■ **Exercise brief**: All lines holding the word "Noor" should be located in the records and copied.

******************************

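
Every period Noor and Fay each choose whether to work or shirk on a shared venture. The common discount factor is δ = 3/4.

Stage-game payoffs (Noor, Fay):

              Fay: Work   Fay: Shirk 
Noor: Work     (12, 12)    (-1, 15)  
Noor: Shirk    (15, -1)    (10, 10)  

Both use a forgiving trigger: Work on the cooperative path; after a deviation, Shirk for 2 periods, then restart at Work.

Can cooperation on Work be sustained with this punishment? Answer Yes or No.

IC: δ+…+δ^2 ≥ (15−12)/(12−10) = 3/2.
At δ = 3/4: partial sum = 1.3125 < 1.5000. Cooperation not sustainable.

No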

******************************

■ **Task result**:
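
Every period Noor and Fay each choose whether to work or shirk on a shared venture. The common discount factor is δ = 3/4.
Stage-game payoffs (Noor, Fay):
Noor: Work     (12, 12)    (-1, 15)  
Noor: Shirk    (15, -1)    (10, 10)  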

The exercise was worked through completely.